▸ **WHAT THE EXERCISE ASKS**:
Using the records below, write out again exactly the lines that begin at the line containing "Answer: -I*√13/10 ≈ -0.36056*I" and end at the line containing "Answer: 39536706371/46156326 ≈ 856.58", and no other lines.

▸ **EXTRACTED ENTRIES**:
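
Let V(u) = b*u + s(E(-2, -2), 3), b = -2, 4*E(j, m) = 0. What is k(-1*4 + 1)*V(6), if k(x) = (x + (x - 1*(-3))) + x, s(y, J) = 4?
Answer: 48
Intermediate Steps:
E(j, m) = 0 (E(j, m) = (¼)*0 = 0)
k(x) = 3 + 3*x (k(x) = (x + (x + 3)) + x = (x + (3 + x)) + x = (3 + 2*x) + x = 3 + 3*x)
V(u) = 4 - 2*u (V(u) = -2*u + 4 = 4 - 2*u)
k(-1*4 + 1)*V(6) = (3 + 3*(-1*4 + 1))*(4 - 2*6) = (3 + 3*(-4 + 1))*(4 - 12) = (3 + 3*(-3))*(-8) = (3 - 9)*(-8) = -6*(-8) = 48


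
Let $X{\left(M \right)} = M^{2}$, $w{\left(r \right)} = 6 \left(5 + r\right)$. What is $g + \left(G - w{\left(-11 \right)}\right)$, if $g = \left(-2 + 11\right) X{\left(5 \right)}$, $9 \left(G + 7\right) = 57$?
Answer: $\frac{781}{3} \approx 260.33$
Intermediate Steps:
$G = - \frac{2}{3}$ ($G = -7 + \frac{1}{9} \cdot 57 = -7 + \frac{19}{3} = - \frac{2}{3} \approx -0.66667$)
$w{\left(r \right)} = 30 + 6 r$
$g = 225$ ($g = \left(-2 + 11\right) 5^{2} = 9 \cdot 25 = 225$)
$g + \left(G - w{\left(-11 \right)}\right) = 225 - \left(\frac{92}{3} - 66\right) = 225 - - \frac{106}{3} = 225 + \left(- \frac{2}{3} + 36\right) = 225 + \frac{106}{3} = \frac{781}{3}$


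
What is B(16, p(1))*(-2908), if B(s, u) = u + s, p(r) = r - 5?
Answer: -34896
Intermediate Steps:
p(r) = -5 + r
B(s, u) = s + u
B(16, p(1))*(-2908) = (16 + (-5 + 1))*(-2908) = (16 - 4)*(-2908) = 12*(-2908) = -34896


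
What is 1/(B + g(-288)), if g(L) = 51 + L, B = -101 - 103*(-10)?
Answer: 1/692 ≈ 0.0014451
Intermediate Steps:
B = 929 (B = -101 + 1030 = 929)
1/(B + g(-288)) = 1/(929 + (51 - 288)) = 1/(929 - 237) = 1/692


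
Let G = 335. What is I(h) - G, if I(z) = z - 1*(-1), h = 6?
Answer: -328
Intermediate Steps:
I(z) = 1 + z (I(z) = z + 1 = 1 + z)
I(h) - G = (1 + 6) - 1*335 = 7 - 335 = -328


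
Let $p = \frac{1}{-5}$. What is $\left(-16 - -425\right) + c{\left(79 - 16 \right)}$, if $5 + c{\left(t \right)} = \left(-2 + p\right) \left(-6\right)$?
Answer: $\frac{2086}{5} \approx 417.2$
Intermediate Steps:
$p = - \frac{1}{5} \approx -0.2$
$c{\left(t \right)} = \frac{41}{5}$ ($c{\left(t \right)} = -5 + \left(-2 - \frac{1}{5}\right) \left(-6\right) = -5 - - \frac{66}{5} = -5 + \frac{66}{5} = \frac{41}{5}$)
$\left(-16 - -425\right) + c{\left(79 - 16 \right)} = \left(-16 - -425\right) + \frac{41}{5} = \left(-16 + 425\right) + \frac{41}{5} = 409 + \frac{41}{5} = \frac{2086}{5}$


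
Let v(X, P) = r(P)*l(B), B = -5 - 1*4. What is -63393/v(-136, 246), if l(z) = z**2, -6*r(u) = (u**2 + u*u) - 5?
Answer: 42262/1089243 ≈ 0.038799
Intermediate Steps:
r(u) = 5/6 - u**2/3 (r(u) = -((u**2 + u*u) - 5)/6 = -((u**2 + u**2) - 5)/6 = -(2*u**2 - 5)/6 = -(-5 + 2*u**2)/6 = 5/6 - u**2/3)
B = -9 (B = -5 - 4 = -9)
v(X, P) = 135/2 - 27*P**2 (v(X, P) = (5/6 - P**2/3)*(-9)**2 = (5/6 - P**2/3)*81 = 135/2 - 27*P**2)
-63393/v(-136, 246) = -63393/(135/2 - 27*246**2) = -63393/(135/2 - 27*60516) = -63393/(135/2 - 1633932) = -63393/(-3267729/2) = -63393*(-2/3267729) = 42262/1089243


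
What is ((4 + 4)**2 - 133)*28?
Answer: -1932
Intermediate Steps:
((4 + 4)**2 - 133)*28 = (8**2 - 133)*28 = (64 - 133)*28 = -69*28 = -1932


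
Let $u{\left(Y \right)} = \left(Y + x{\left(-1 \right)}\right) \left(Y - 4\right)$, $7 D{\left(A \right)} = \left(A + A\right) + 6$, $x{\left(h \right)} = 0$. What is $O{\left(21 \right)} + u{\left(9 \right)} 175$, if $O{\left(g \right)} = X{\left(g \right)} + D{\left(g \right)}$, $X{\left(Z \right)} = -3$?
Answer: $\frac{55152}{7} \approx 7878.9$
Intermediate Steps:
$D{\left(A \right)} = \frac{6}{7} + \frac{2 A}{7}$ ($D{\left(A \right)} = \frac{\left(A + A\right) + 6}{7} = \frac{2 A + 6}{7} = \frac{6 + 2 A}{7} = \frac{6}{7} + \frac{2 A}{7}$)
$O{\left(g \right)} = - \frac{15}{7} + \frac{2 g}{7}$ ($O{\left(g \right)} = -3 + \left(\frac{6}{7} + \frac{2 g}{7}\right) = - \frac{15}{7} + \frac{2 g}{7}$)
$u{\left(Y \right)} = Y \left(-4 + Y\right)$ ($u{\left(Y \right)} = \left(Y + 0\right) \left(Y - 4\right) = Y \left(-4 + Y\right)$)
$O{\left(21 \right)} + u{\left(9 \right)} 175 = \left(- \frac{15}{7} + \frac{2}{7} \cdot 21\right) + 9 \left(-4 + 9\right) 175 = \left(- \frac{15}{7} + 6\right) + 9 \cdot 5 \cdot 175 = \frac{27}{7} + 45 \cdot 175 = \frac{27}{7} + 7875 = \frac{55152}{7}$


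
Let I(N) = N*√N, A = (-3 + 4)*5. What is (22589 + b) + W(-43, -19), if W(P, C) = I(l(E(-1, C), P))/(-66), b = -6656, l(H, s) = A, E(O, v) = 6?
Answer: 15933 - 5*√5/66 ≈ 15933.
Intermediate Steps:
A = 5 (A = 1*5 = 5)
l(H, s) = 5
I(N) = N^(3/2)
W(P, C) = -5*√5/66 (W(P, C) = 5^(3/2)/(-66) = (5*√5)*(-1/66) = -5*√5/66)
(22589 + b) + W(-43, -19) = (22589 - 6656) - 5*√5/66 = 15933 - 5*√5/66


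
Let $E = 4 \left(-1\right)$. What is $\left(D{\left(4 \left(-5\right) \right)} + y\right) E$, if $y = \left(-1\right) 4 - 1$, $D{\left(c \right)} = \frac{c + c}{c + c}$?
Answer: $16$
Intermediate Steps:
$D{\left(c \right)} = 1$ ($D{\left(c \right)} = \frac{2 c}{2 c} = 2 c \frac{1}{2 c} = 1$)
$E = -4$
$y = -5$ ($y = -4 - 1 = -5$)
$\left(D{\left(4 \left(-5\right) \right)} + y\right) E = \left(1 - 5\right) \left(-4\right) = \left(-4\right) \left(-4\right) = 16$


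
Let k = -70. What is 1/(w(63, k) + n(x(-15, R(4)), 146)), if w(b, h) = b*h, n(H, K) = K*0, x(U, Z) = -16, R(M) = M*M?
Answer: -1/4410 ≈ -0.00022676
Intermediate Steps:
R(M) = M²
n(H, K) = 0
1/(w(63, k) + n(x(-15, R(4)), 146)) = 1/(63*(-70) + 0) = 1/(-4410 + 0) = 1/(-4410) = -1/4410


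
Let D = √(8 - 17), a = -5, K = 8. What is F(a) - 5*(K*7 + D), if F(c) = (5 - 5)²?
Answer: -280 - 15*I ≈ -280.0 - 15.0*I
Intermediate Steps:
D = 3*I (D = √(-9) = 3*I ≈ 3.0*I)
F(c) = 0 (F(c) = 0² = 0)
F(a) - 5*(K*7 + D) = 0 - 5*(8*7 + 3*I) = 0 - 5*(56 + 3*I) = 0 + (-280 - 15*I) = -280 - 15*I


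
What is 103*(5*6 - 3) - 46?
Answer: 2735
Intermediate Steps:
103*(5*6 - 3) - 46 = 103*(30 - 3) - 46 = 103*27 - 46 = 2781 - 46 = 2735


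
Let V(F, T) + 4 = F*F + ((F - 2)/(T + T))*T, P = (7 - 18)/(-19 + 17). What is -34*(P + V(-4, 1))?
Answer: -493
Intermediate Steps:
P = 11/2 (P = -11/(-2) = -11*(-1/2) = 11/2 ≈ 5.5000)
V(F, T) = -5 + F**2 + F/2 (V(F, T) = -4 + (F*F + ((F - 2)/(T + T))*T) = -4 + (F**2 + ((-2 + F)/((2*T)))*T) = -4 + (F**2 + ((-2 + F)*(1/(2*T)))*T) = -4 + (F**2 + ((-2 + F)/(2*T))*T) = -4 + (F**2 + (-1 + F/2)) = -4 + (-1 + F**2 + F/2) = -5 + F**2 + F/2)
-34*(P + V(-4, 1)) = -34*(11/2 + (-5 + (-4)**2 + (1/2)*(-4))) = -34*(11/2 + (-5 + 16 - 2)) = -34*(11/2 + 9) = -34*29/2 = -493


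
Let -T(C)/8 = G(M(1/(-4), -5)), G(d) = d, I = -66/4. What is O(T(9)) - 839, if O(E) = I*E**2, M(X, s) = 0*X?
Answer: -839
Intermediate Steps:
M(X, s) = 0
I = -33/2 (I = -66*1/4 = -33/2 ≈ -16.500)
T(C) = 0 (T(C) = -8*0 = 0)
O(E) = -33*E**2/2
O(T(9)) - 839 = -33/2*0**2 - 839 = -33/2*0 - 839 = 0 - 839 = -839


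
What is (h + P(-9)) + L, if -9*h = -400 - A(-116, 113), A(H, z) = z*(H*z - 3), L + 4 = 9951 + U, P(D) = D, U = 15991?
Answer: -1247782/9 ≈ -1.3864e+5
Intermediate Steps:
L = 25938 (L = -4 + (9951 + 15991) = -4 + 25942 = 25938)
A(H, z) = z*(-3 + H*z)
h = -1481143/9 (h = -(-400 - 113*(-3 - 116*113))/9 = -(-400 - 113*(-3 - 13108))/9 = -(-400 - 113*(-13111))/9 = -(-400 - 1*(-1481543))/9 = -(-400 + 1481543)/9 = -⅑*1481143 = -1481143/9 ≈ -1.6457e+5)
(h + P(-9)) + L = (-1481143/9 - 9) + 25938 = -1481224/9 + 25938 = -1247782/9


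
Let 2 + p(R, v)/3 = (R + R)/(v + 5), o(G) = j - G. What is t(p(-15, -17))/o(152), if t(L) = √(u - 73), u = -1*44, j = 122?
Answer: -I*√13/10 ≈ -0.36056*I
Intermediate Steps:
o(G) = 122 - G
p(R, v) = -6 + 6*R/(5 + v) (p(R, v) = -6 + 3*((R + R)/(v + 5)) = -6 + 3*((2*R)/(5 + v)) = -6 + 3*(2*R/(5 + v)) = -6 + 6*R/(5 + v))
u = -44
t(L) = 3*I*√13 (t(L) = √(-44 - 73) = √(-117) = 3*I*√13)
t(p(-15, -17))/o(152) = (3*I*√13)/(122 - 1*152) = (3*I*√13)/(122 - 152) = (3*I*√13)/(-30) = (3*I*√13)*(-1/30) = -I*√13/10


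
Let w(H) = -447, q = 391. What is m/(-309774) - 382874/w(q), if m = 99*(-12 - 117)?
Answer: 39536706371/46156326 ≈ 856.58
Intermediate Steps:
m = -12771 (m = 99*(-129) = -12771)
m/(-309774) - 382874/w(q) = -12771/(-309774) - 382874/(-447) = -12771*(-1/309774) - 382874*(-1/447) = 4257/103258 + 382874/447 = 39536706371/46156326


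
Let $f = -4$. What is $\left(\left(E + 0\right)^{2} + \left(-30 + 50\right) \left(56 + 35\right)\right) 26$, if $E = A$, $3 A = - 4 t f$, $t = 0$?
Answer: $47320$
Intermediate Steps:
$A = 0$ ($A = \frac{\left(-4\right) 0 \left(-4\right)}{3} = \frac{0 \left(-4\right)}{3} = \frac{1}{3} \cdot 0 = 0$)
$E = 0$
$\left(\left(E + 0\right)^{2} + \left(-30 + 50\right) \left(56 + 35\right)\right) 26 = \left(\left(0 + 0\right)^{2} + \left(-30 + 50\right) \left(56 + 35\right)\right) 26 = \left(0^{2} + 20 \cdot 91\right) 26 = \left(0 + 1820\right) 26 = 1820 \cdot 26 = 47320$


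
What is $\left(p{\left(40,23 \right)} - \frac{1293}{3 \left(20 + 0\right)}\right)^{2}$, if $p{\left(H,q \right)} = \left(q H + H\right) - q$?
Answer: $\frac{335219481}{400} \approx 8.3805 \cdot 10^{5}$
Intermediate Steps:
$p{\left(H,q \right)} = H - q + H q$ ($p{\left(H,q \right)} = \left(H q + H\right) - q = \left(H + H q\right) - q = H - q + H q$)
$\left(p{\left(40,23 \right)} - \frac{1293}{3 \left(20 + 0\right)}\right)^{2} = \left(\left(40 - 23 + 40 \cdot 23\right) - \frac{1293}{3 \left(20 + 0\right)}\right)^{2} = \left(\left(40 - 23 + 920\right) - \frac{1293}{3 \cdot 20}\right)^{2} = \left(937 - \frac{1293}{60}\right)^{2} = \left(937 - \frac{431}{20}\right)^{2} = \left(\frac{18309}{20}\right)^{2} = \frac{335219481}{400}$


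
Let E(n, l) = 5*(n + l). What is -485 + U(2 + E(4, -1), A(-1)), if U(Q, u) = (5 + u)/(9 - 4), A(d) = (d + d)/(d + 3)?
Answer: -2421/5 ≈ -484.20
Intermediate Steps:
E(n, l) = 5*l + 5*n (E(n, l) = 5*(l + n) = 5*l + 5*n)
A(d) = 2*d/(3 + d) (A(d) = (2*d)/(3 + d) = 2*d/(3 + d))
U(Q, u) = 1 + u/5 (U(Q, u) = (5 + u)/5 = (5 + u)*(1/5) = 1 + u/5)
-485 + U(2 + E(4, -1), A(-1)) = -485 + (1 + (2*(-1)/(3 - 1))/5) = -485 + (1 + (2*(-1)/2)/5) = -485 + (1 + (2*(-1)*(1/2))/5) = -485 + (1 + (1/5)*(-1)) = -485 + (1 - 1/5) = -485 + 4/5 = -2421/5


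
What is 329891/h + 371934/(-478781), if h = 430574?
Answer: -2199567245/206150650294 ≈ -0.010670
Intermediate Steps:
329891/h + 371934/(-478781) = 329891/430574 + 371934/(-478781) = 329891*(1/430574) + 371934*(-1/478781) = 329891/430574 - 371934/478781 = -2199567245/206150650294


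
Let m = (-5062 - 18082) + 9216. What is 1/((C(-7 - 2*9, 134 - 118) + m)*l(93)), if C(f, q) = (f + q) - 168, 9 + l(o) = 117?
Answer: -1/1523340 ≈ -6.5645e-7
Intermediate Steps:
l(o) = 108 (l(o) = -9 + 117 = 108)
C(f, q) = -168 + f + q
m = -13928 (m = -23144 + 9216 = -13928)
1/((C(-7 - 2*9, 134 - 118) + m)*l(93)) = 1/((-168 + (-7 - 2*9) + (134 - 118)) - 13928*108) = (1/108)/((-168 + (-7 - 18) + 16) - 13928) = (1/108)/((-168 - 25 + 16) - 13928) = (1/108)/(-177 - 13928) = (1/108)/(-14105) = -1/14105*1/108 = -1/1523340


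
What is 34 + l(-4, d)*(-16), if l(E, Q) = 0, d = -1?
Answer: 34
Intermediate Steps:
34 + l(-4, d)*(-16) = 34 + 0*(-16) = 34 + 0 = 34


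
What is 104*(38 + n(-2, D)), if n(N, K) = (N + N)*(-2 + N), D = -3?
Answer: 5616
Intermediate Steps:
n(N, K) = 2*N*(-2 + N) (n(N, K) = (2*N)*(-2 + N) = 2*N*(-2 + N))
104*(38 + n(-2, D)) = 104*(38 + 2*(-2)*(-2 - 2)) = 104*(38 + 2*(-2)*(-4)) = 104*(38 + 16) = 104*54 = 5616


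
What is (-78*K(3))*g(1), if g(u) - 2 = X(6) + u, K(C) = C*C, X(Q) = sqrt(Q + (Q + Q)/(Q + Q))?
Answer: -2106 - 702*sqrt(7) ≈ -3963.3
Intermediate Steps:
X(Q) = sqrt(1 + Q) (X(Q) = sqrt(Q + (2*Q)/((2*Q))) = sqrt(Q + (2*Q)*(1/(2*Q))) = sqrt(Q + 1) = sqrt(1 + Q))
K(C) = C**2
g(u) = 2 + u + sqrt(7) (g(u) = 2 + (sqrt(1 + 6) + u) = 2 + (sqrt(7) + u) = 2 + (u + sqrt(7)) = 2 + u + sqrt(7))
(-78*K(3))*g(1) = (-78*3**2)*(2 + 1 + sqrt(7)) = (-78*9)*(3 + sqrt(7)) = -702*(3 + sqrt(7)) = -2106 - 702*sqrt(7)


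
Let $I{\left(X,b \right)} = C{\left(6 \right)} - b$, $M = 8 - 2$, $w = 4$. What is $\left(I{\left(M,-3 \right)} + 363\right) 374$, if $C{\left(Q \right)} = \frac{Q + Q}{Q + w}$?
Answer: $\frac{686664}{5} \approx 1.3733 \cdot 10^{5}$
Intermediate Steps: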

▸ **SOLVED PROBLEM**:
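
Answer: -I*√13/10 ≈ -0.36056*I
Intermediate Steps:
o(G) = 122 - G
p(R, v) = -6 + 6*R/(5 + v) (p(R, v) = -6 + 3*((R + R)/(v + 5)) = -6 + 3*((2*R)/(5 + v)) = -6 + 3*(2*R/(5 + v)) = -6 + 6*R/(5 + v))
u = -44
t(L) = 3*I*√13 (t(L) = √(-44 - 73) = √(-117) = 3*I*√13)
t(p(-15, -17))/o(152) = (3*I*√13)/(122 - 1*152) = (3*I*√13)/(122 - 152) = (3*I*√13)/(-30) = (3*I*√13)*(-1/30) = -I*√13/10


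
Let w(H) = -447, q = 391. What is m/(-309774) - 382874/w(q), if m = 99*(-12 - 117)?
Answer: 39536706371/46156326 ≈ 856.58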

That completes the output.